All lines from the one with "A train departs" through the end of the records below are to be given again exactly, and nothing else.
##### ENTRIES SUPPLIED
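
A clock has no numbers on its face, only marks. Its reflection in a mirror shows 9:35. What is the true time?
Reflection across the vertical (12-6) axis maps a hand at angle A degrees to (360 - A) degrees, which sends a reading of T minutes past 12:00 to (720 - T) minutes past 12:00.
Mirror reads 9:35 = 575 minutes past 12:00.
Actual time: (720 - 575) mod 720 = 145 minutes = 2:25.

Final answer: 2:25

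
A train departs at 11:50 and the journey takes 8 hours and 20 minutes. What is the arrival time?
Starting time: 11:50
Adding 20 minutes to 50 minutes: 50 + 20 = 70 minutes = 1 hour and 10 minutes
Adding 8 hours: 11 + 8 + 1 (carry) = 20 - 12 = 8
Final time: 8:10

Final answer: 8:10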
##########
ANSWER SECTION:
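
A train departs at 11:50 and the journey takes 8 hours and 20 minutes. What is the arrival time?
Starting time: 11:50
Adding 20 minutes to 50 minutes: 50 + 20 = 70 minutes = 1 hour and 10 minutes
Adding 8 hours: 11 + 8 + 1 (carry) = 20 - 12 = 8
Final time: 8:10

Final answer: 8:10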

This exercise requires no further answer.